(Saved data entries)
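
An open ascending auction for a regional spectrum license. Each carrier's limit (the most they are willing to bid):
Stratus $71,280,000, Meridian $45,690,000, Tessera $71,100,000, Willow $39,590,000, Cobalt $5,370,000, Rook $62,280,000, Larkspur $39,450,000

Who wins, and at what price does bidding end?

Stratus wins at $71,100,000

Limits in order: 71,280,000 (Stratus) > 71,100,000 (Tessera) > 62,280,000 (Rook) > 45,690,000 (Meridian) > 39,590,000 (Willow) > 39,450,000 (Larkspur) > …
Tessera is the last rival to drop out, at $71,100,000; Stratus remains and wins at that price.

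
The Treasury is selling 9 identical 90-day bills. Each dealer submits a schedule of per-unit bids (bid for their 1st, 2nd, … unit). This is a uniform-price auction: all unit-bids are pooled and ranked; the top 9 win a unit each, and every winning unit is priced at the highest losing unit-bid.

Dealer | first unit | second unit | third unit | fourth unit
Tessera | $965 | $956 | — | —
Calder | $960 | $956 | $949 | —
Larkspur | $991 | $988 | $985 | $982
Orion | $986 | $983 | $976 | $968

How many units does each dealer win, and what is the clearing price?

Pooled unit-bids ranked (top 9): 991 (Larkspur-1), 988 (Larkspur-2), 986 (Orion-1), 985 (Larkspur-3), 983 (Orion-2), 982 (Larkspur-4), 976 (Orion-3), 968 (Orion-4), 965 (Tessera-1)
First bid not allocated: $960.
Allocation: Larkspur 4, Orion 4, Tessera 1.

Larkspur 4, Orion 4, Tessera 1; clearing price $960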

• WORK TO BE COMPLETED
Return every entry above with nothing altered.

• EXERCISE ANSWER
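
An open ascending auction for a regional spectrum license. Each carrier's limit (the most they are willing to bid):
Stratus $71,280,000, Meridian $45,690,000, Tessera $71,100,000, Willow $39,590,000, Cobalt $5,370,000, Rook $62,280,000, Larkspur $39,450,000

Who wins, and at what price does bidding end?

Stratus wins at $71,100,000

Limits in order: 71,280,000 (Stratus) > 71,100,000 (Tessera) > 62,280,000 (Rook) > 45,690,000 (Meridian) > 39,590,000 (Willow) > 39,450,000 (Larkspur) > …
Tessera is the last rival to drop out, at $71,100,000; Stratus remains and wins at that price.

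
The Treasury is selling 9 identical 90-day bills. Each dealer submits a schedule of per-unit bids (bid for their 1st, 2nd, … unit). This is a uniform-price auction: all unit-bids are pooled and ranked; the top 9 win a unit each, and every winning unit is priced at the highest losing unit-bid.

Dealer | first unit | second unit | third unit | fourth unit
Tessera | $965 | $956 | — | —
Calder | $960 | $956 | $949 | —
Larkspur | $991 | $988 | $985 | $982
Orion | $986 | $983 | $976 | $968

How many units does each dealer win, and what is the clearing price?

Pooled unit-bids ranked (top 9): 991 (Larkspur-1), 988 (Larkspur-2), 986 (Orion-1), 985 (Larkspur-3), 983 (Orion-2), 982 (Larkspur-4), 976 (Orion-3), 968 (Orion-4), 965 (Tessera-1)
First bid not allocated: $960.
Allocation: Larkspur 4, Orion 4, Tessera 1.

Larkspur 4, Orion 4, Tessera 1; clearing price $960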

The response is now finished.